Task to complete
Extract the complete listing and output it unchanged.

Working data

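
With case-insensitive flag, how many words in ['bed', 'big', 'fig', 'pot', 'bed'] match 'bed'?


Case-insensitive matching: compare each word's lowercase form to 'bed'.
  'bed' -> lower='bed' -> MATCH
  'big' -> lower='big' -> no
  'fig' -> lower='fig' -> no
  'pot' -> lower='pot' -> no
  'bed' -> lower='bed' -> MATCH
Matches: ['bed', 'bed']
Count: 2

2


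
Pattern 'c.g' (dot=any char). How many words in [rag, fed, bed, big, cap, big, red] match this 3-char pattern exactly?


Pattern 'c.g' means: starts with 'c', any single char, ends with 'g'.
Checking each word (must be exactly 3 chars):
  'rag' (len=3): no
  'fed' (len=3): no
  'bed' (len=3): no
  'big' (len=3): no
  'cap' (len=3): no
  'big' (len=3): no
  'red' (len=3): no
Matching words: []
Total: 0

0


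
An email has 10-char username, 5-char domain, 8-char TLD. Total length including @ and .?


An email address has format: username@domain.tld
Username length: 10
'@' character: 1
Domain length: 5
'.' character: 1
TLD length: 8
Total = 10 + 1 + 5 + 1 + 8 = 25

25


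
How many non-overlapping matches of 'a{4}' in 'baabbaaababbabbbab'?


Pattern 'a{4}' matches exactly 4 consecutive a's (greedy, non-overlapping).
String: 'baabbaaababbabbbab'
Scanning for runs of a's:
  Run at pos 1: 'aa' (length 2) -> 0 match(es)
  Run at pos 5: 'aaa' (length 3) -> 0 match(es)
  Run at pos 9: 'a' (length 1) -> 0 match(es)
  Run at pos 12: 'a' (length 1) -> 0 match(es)
  Run at pos 16: 'a' (length 1) -> 0 match(es)
Matches found: []
Total: 0

0


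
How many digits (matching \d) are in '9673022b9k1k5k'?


\d matches any digit 0-9.
Scanning '9673022b9k1k5k':
  pos 0: '9' -> DIGIT
  pos 1: '6' -> DIGIT
  pos 2: '7' -> DIGIT
  pos 3: '3' -> DIGIT
  pos 4: '0' -> DIGIT
  pos 5: '2' -> DIGIT
  pos 6: '2' -> DIGIT
  pos 8: '9' -> DIGIT
  pos 10: '1' -> DIGIT
  pos 12: '5' -> DIGIT
Digits found: ['9', '6', '7', '3', '0', '2', '2', '9', '1', '5']
Total: 10

10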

Solution below
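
With case-insensitive flag, how many words in ['bed', 'big', 'fig', 'pot', 'bed'] match 'bed'?


Case-insensitive matching: compare each word's lowercase form to 'bed'.
  'bed' -> lower='bed' -> MATCH
  'big' -> lower='big' -> no
  'fig' -> lower='fig' -> no
  'pot' -> lower='pot' -> no
  'bed' -> lower='bed' -> MATCH
Matches: ['bed', 'bed']
Count: 2

2


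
Pattern 'c.g' (dot=any char). How many words in [rag, fed, bed, big, cap, big, red] match this 3-char pattern exactly?


Pattern 'c.g' means: starts with 'c', any single char, ends with 'g'.
Checking each word (must be exactly 3 chars):
  'rag' (len=3): no
  'fed' (len=3): no
  'bed' (len=3): no
  'big' (len=3): no
  'cap' (len=3): no
  'big' (len=3): no
  'red' (len=3): no
Matching words: []
Total: 0

0


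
An email has 10-char username, 5-char domain, 8-char TLD. Total length including @ and .?


An email address has format: username@domain.tld
Username length: 10
'@' character: 1
Domain length: 5
'.' character: 1
TLD length: 8
Total = 10 + 1 + 5 + 1 + 8 = 25

25


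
How many non-overlapping matches of 'a{4}' in 'baabbaaababbabbbab'?


Pattern 'a{4}' matches exactly 4 consecutive a's (greedy, non-overlapping).
String: 'baabbaaababbabbbab'
Scanning for runs of a's:
  Run at pos 1: 'aa' (length 2) -> 0 match(es)
  Run at pos 5: 'aaa' (length 3) -> 0 match(es)
  Run at pos 9: 'a' (length 1) -> 0 match(es)
  Run at pos 12: 'a' (length 1) -> 0 match(es)
  Run at pos 16: 'a' (length 1) -> 0 match(es)
Matches found: []
Total: 0

0


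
How many digits (matching \d) are in '9673022b9k1k5k'?


\d matches any digit 0-9.
Scanning '9673022b9k1k5k':
  pos 0: '9' -> DIGIT
  pos 1: '6' -> DIGIT
  pos 2: '7' -> DIGIT
  pos 3: '3' -> DIGIT
  pos 4: '0' -> DIGIT
  pos 5: '2' -> DIGIT
  pos 6: '2' -> DIGIT
  pos 8: '9' -> DIGIT
  pos 10: '1' -> DIGIT
  pos 12: '5' -> DIGIT
Digits found: ['9', '6', '7', '3', '0', '2', '2', '9', '1', '5']
Total: 10

10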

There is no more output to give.